[Excerpted data Boundary: Start]

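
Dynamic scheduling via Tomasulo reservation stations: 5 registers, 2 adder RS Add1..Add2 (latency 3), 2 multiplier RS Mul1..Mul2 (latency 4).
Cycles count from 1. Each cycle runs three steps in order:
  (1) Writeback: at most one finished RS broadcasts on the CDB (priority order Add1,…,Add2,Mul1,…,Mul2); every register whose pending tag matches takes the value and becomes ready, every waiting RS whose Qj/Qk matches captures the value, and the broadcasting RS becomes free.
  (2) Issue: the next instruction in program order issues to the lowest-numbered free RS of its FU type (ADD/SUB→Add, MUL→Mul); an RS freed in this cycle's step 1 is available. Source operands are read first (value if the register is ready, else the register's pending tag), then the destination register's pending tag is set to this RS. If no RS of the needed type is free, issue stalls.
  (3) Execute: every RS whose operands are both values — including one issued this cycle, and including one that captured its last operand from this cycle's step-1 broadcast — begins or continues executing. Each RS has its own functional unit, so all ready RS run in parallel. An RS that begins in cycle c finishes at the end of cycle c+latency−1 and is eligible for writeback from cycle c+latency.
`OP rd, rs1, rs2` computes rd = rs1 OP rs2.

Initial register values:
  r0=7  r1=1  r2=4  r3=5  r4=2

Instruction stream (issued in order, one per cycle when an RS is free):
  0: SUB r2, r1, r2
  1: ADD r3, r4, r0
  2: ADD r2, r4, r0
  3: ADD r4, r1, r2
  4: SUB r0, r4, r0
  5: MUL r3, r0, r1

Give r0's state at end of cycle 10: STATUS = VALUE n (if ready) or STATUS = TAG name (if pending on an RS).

cycle 1: issue SUB r2<-Add1 // r0:7,r1:1,r2:Add1,r3:5,r4:2
cycle 2: issue ADD r3<-Add2 // r0:7,r1:1,r2:Add1,r3:Add2,r4:2
cycle 3: stall // r0:7,r1:1,r2:Add1,r3:Add2,r4:2
cycle 4: CDB Add1=-3; issue ADD r2<-Add1 // r0:7,r1:1,r2:Add1,r3:Add2,r4:2
cycle 5: CDB Add2=9; issue ADD r4<-Add2 // r0:7,r1:1,r2:Add1,r3:9,r4:Add2
cycle 6: stall // r0:7,r1:1,r2:Add1,r3:9,r4:Add2
cycle 7: CDB Add1=9; issue SUB r0<-Add1 // r0:Add1,r1:1,r2:9,r3:9,r4:Add2
cycle 8: issue MUL r3<-Mul1 // r0:Add1,r1:1,r2:9,r3:Mul1,r4:Add2
cycle 9: - // r0:Add1,r1:1,r2:9,r3:Mul1,r4:Add2
cycle 10: CDB Add2=10 // r0:Add1,r1:1,r2:9,r3:Mul1,r4:10

STATUS = TAG Add1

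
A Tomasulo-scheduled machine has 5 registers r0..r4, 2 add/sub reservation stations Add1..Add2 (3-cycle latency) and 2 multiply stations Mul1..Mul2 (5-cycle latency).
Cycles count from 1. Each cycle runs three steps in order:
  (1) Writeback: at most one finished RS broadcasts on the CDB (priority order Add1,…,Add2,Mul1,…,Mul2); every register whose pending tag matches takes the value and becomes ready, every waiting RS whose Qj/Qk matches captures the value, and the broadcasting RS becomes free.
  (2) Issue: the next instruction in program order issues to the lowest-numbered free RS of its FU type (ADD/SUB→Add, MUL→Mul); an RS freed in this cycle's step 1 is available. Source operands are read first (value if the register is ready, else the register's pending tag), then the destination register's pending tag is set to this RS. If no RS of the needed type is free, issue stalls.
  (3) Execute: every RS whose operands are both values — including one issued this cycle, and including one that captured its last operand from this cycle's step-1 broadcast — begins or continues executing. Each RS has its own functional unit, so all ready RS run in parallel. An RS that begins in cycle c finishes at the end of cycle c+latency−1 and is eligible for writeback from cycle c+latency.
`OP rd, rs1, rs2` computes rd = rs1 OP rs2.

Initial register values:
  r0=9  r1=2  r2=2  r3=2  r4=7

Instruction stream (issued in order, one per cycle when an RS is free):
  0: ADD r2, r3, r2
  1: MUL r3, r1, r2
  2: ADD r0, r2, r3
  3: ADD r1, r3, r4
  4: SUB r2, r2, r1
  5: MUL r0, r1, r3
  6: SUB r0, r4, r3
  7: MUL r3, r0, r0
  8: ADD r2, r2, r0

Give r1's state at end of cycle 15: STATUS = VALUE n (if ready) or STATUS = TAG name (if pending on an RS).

STATUS = VALUE 15

c1: issue ADD r2<-Add1 | r0:9,r1:2,r2:Add1,r3:2,r4:7
c2: issue MUL r3<-Mul1 | r0:9,r1:2,r2:Add1,r3:Mul1,r4:7
c3: issue ADD r0<-Add2 | r0:Add2,r1:2,r2:Add1,r3:Mul1,r4:7
c4: CDB Add1=4; issue ADD r1<-Add1 | r0:Add2,r1:Add1,r2:4,r3:Mul1,r4:7
c5: stall | r0:Add2,r1:Add1,r2:4,r3:Mul1,r4:7
c6: stall | r0:Add2,r1:Add1,r2:4,r3:Mul1,r4:7
c7: stall | r0:Add2,r1:Add1,r2:4,r3:Mul1,r4:7
c8: stall | r0:Add2,r1:Add1,r2:4,r3:Mul1,r4:7
c9: CDB Mul1=8; stall | r0:Add2,r1:Add1,r2:4,r3:8,r4:7
c10: stall | r0:Add2,r1:Add1,r2:4,r3:8,r4:7
c11: stall | r0:Add2,r1:Add1,r2:4,r3:8,r4:7
c12: CDB Add1=15; issue SUB r2<-Add1 | r0:Add2,r1:15,r2:Add1,r3:8,r4:7
c13: CDB Add2=12; issue MUL r0<-Mul1 | r0:Mul1,r1:15,r2:Add1,r3:8,r4:7
c14: issue SUB r0<-Add2 | r0:Add2,r1:15,r2:Add1,r3:8,r4:7
c15: CDB Add1=-11; issue MUL r3<-Mul2 | r0:Add2,r1:15,r2:-11,r3:Mul2,r4:7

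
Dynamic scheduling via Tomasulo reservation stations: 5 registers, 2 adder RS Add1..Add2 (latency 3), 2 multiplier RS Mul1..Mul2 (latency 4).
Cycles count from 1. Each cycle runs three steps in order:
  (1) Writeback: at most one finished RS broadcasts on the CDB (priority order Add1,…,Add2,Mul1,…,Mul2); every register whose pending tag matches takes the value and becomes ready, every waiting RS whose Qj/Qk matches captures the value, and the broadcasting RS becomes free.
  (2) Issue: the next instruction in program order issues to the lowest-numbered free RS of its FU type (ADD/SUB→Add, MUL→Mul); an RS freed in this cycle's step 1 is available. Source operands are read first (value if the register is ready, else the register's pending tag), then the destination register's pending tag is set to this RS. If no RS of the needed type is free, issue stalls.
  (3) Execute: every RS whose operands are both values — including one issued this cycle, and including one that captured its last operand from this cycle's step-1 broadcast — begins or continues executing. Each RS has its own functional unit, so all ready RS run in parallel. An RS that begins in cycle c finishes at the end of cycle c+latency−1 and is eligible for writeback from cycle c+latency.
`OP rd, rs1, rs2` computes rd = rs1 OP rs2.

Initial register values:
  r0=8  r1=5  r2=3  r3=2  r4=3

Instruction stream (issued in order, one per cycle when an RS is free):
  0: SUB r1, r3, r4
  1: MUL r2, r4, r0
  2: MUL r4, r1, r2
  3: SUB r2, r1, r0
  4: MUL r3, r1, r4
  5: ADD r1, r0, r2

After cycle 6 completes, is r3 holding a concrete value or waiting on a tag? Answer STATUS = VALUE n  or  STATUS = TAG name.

  c1: issue SUB r1<-Add1  regs: r0:8,r1:Add1,r2:3,r3:2,r4:3
  c2: issue MUL r2<-Mul1  regs: r0:8,r1:Add1,r2:Mul1,r3:2,r4:3
  c3: issue MUL r4<-Mul2  regs: r0:8,r1:Add1,r2:Mul1,r3:2,r4:Mul2
  c4: CDB Add1=-1; issue SUB r2<-Add1  regs: r0:8,r1:-1,r2:Add1,r3:2,r4:Mul2
  c5: stall  regs: r0:8,r1:-1,r2:Add1,r3:2,r4:Mul2
  c6: CDB Mul1=24; issue MUL r3<-Mul1  regs: r0:8,r1:-1,r2:Add1,r3:Mul1,r4:Mul2

STATUS = TAG Mul1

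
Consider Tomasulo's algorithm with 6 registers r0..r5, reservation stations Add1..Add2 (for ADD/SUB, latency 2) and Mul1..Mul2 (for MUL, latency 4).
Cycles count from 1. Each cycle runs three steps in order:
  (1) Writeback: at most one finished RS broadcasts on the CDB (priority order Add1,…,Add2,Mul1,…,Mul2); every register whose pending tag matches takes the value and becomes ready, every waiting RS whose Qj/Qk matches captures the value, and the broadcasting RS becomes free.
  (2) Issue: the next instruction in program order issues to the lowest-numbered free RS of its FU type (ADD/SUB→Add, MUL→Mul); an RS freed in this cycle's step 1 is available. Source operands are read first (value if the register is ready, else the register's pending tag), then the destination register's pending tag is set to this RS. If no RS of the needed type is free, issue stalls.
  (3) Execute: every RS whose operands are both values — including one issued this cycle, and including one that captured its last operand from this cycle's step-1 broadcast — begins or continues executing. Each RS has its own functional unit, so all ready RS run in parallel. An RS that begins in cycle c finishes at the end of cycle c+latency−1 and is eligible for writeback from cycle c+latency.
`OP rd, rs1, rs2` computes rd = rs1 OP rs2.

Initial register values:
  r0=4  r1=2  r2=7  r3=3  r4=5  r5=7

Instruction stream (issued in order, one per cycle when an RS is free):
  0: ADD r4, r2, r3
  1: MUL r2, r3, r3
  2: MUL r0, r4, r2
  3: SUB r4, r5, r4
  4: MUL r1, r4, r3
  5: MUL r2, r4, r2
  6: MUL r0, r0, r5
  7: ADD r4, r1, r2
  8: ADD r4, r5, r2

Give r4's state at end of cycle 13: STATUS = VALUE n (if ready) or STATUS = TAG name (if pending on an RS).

cycle 1: issue ADD r4<-Add1 // r0:4,r1:2,r2:7,r3:3,r4:Add1,r5:7
cycle 2: issue MUL r2<-Mul1 // r0:4,r1:2,r2:Mul1,r3:3,r4:Add1,r5:7
cycle 3: CDB Add1=10; issue MUL r0<-Mul2 // r0:Mul2,r1:2,r2:Mul1,r3:3,r4:10,r5:7
cycle 4: issue SUB r4<-Add1 // r0:Mul2,r1:2,r2:Mul1,r3:3,r4:Add1,r5:7
cycle 5: stall // r0:Mul2,r1:2,r2:Mul1,r3:3,r4:Add1,r5:7
cycle 6: CDB Add1=-3; stall // r0:Mul2,r1:2,r2:Mul1,r3:3,r4:-3,r5:7
cycle 7: CDB Mul1=9; issue MUL r1<-Mul1 // r0:Mul2,r1:Mul1,r2:9,r3:3,r4:-3,r5:7
cycle 8: stall // r0:Mul2,r1:Mul1,r2:9,r3:3,r4:-3,r5:7
cycle 9: stall // r0:Mul2,r1:Mul1,r2:9,r3:3,r4:-3,r5:7
cycle 10: stall // r0:Mul2,r1:Mul1,r2:9,r3:3,r4:-3,r5:7
cycle 11: CDB Mul1=-9; issue MUL r2<-Mul1 // r0:Mul2,r1:-9,r2:Mul1,r3:3,r4:-3,r5:7
cycle 12: CDB Mul2=90; issue MUL r0<-Mul2 // r0:Mul2,r1:-9,r2:Mul1,r3:3,r4:-3,r5:7
cycle 13: issue ADD r4<-Add1 // r0:Mul2,r1:-9,r2:Mul1,r3:3,r4:Add1,r5:7

STATUS = TAG Add1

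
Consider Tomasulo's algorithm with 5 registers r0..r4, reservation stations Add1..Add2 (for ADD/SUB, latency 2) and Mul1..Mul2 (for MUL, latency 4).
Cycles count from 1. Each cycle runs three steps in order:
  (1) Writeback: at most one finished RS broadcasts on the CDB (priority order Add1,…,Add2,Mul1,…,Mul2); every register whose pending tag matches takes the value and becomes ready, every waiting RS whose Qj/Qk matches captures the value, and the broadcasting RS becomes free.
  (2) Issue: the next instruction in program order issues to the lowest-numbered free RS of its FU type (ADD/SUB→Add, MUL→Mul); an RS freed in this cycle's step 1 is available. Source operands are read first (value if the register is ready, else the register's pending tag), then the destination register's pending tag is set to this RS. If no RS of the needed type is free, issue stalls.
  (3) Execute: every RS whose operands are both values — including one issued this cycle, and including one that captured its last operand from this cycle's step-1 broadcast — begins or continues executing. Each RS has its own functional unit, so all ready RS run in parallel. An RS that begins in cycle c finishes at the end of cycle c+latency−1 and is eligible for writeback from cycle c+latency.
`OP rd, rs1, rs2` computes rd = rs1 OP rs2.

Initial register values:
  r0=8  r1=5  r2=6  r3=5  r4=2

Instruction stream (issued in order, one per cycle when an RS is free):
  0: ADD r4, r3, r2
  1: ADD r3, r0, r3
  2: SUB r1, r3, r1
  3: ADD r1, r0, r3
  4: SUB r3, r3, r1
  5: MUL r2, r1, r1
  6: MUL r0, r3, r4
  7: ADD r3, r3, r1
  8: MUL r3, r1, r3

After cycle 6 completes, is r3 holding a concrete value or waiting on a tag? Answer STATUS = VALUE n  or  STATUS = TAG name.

STATUS = TAG Add1

cycle 1: issue ADD r4<-Add1 // r0:8,r1:5,r2:6,r3:5,r4:Add1
cycle 2: issue ADD r3<-Add2 // r0:8,r1:5,r2:6,r3:Add2,r4:Add1
cycle 3: CDB Add1=11; issue SUB r1<-Add1 // r0:8,r1:Add1,r2:6,r3:Add2,r4:11
cycle 4: CDB Add2=13; issue ADD r1<-Add2 // r0:8,r1:Add2,r2:6,r3:13,r4:11
cycle 5: stall // r0:8,r1:Add2,r2:6,r3:13,r4:11
cycle 6: CDB Add1=8; issue SUB r3<-Add1 // r0:8,r1:Add2,r2:6,r3:Add1,r4:11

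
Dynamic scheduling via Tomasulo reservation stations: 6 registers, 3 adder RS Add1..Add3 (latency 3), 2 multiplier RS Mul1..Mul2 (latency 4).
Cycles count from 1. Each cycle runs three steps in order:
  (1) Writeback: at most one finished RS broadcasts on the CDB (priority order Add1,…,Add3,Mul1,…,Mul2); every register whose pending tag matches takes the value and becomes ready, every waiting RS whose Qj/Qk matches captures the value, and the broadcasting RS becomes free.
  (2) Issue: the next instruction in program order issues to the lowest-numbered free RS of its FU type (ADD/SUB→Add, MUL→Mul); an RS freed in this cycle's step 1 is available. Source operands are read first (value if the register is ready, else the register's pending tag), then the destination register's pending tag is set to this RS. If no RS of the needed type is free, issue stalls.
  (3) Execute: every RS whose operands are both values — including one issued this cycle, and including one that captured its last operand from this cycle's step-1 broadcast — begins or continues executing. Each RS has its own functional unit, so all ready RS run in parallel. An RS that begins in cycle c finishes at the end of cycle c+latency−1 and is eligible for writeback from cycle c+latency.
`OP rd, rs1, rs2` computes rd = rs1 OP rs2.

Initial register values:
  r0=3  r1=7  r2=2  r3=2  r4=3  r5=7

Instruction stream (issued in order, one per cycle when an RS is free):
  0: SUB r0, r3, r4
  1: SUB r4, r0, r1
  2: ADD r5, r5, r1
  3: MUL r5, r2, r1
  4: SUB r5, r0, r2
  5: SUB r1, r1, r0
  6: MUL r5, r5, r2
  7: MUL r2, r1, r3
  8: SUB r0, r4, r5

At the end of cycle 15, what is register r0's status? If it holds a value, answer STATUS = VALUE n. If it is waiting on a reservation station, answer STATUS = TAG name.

STATUS = VALUE -2

c1: issue SUB r0<-Add1 | r0:Add1,r1:7,r2:2,r3:2,r4:3,r5:7
c2: issue SUB r4<-Add2 | r0:Add1,r1:7,r2:2,r3:2,r4:Add2,r5:7
c3: issue ADD r5<-Add3 | r0:Add1,r1:7,r2:2,r3:2,r4:Add2,r5:Add3
c4: CDB Add1=-1; issue MUL r5<-Mul1 | r0:-1,r1:7,r2:2,r3:2,r4:Add2,r5:Mul1
c5: issue SUB r5<-Add1 | r0:-1,r1:7,r2:2,r3:2,r4:Add2,r5:Add1
c6: CDB Add3=14; issue SUB r1<-Add3 | r0:-1,r1:Add3,r2:2,r3:2,r4:Add2,r5:Add1
c7: CDB Add2=-8; issue MUL r5<-Mul2 | r0:-1,r1:Add3,r2:2,r3:2,r4:-8,r5:Mul2
c8: CDB Add1=-3; stall | r0:-1,r1:Add3,r2:2,r3:2,r4:-8,r5:Mul2
c9: CDB Add3=8; stall | r0:-1,r1:8,r2:2,r3:2,r4:-8,r5:Mul2
c10: CDB Mul1=14; issue MUL r2<-Mul1 | r0:-1,r1:8,r2:Mul1,r3:2,r4:-8,r5:Mul2
c11: issue SUB r0<-Add1 | r0:Add1,r1:8,r2:Mul1,r3:2,r4:-8,r5:Mul2
c12: CDB Mul2=-6 | r0:Add1,r1:8,r2:Mul1,r3:2,r4:-8,r5:-6
c13: - | r0:Add1,r1:8,r2:Mul1,r3:2,r4:-8,r5:-6
c14: CDB Mul1=16 | r0:Add1,r1:8,r2:16,r3:2,r4:-8,r5:-6
c15: CDB Add1=-2 | r0:-2,r1:8,r2:16,r3:2,r4:-8,r5:-6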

[Excerpted data Boundary: End]

- [Assignment]: Reproduce exactly the lines above from the line with "4: SUB r3, r3, r1" to the line with "8: MUL r3, r1, r3", including both, and add nothing.

- [Solution to this exercise]:
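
  4: SUB r3, r3, r1
  5: MUL r2, r1, r1
  6: MUL r0, r3, r4
  7: ADD r3, r3, r1
  8: MUL r3, r1, r3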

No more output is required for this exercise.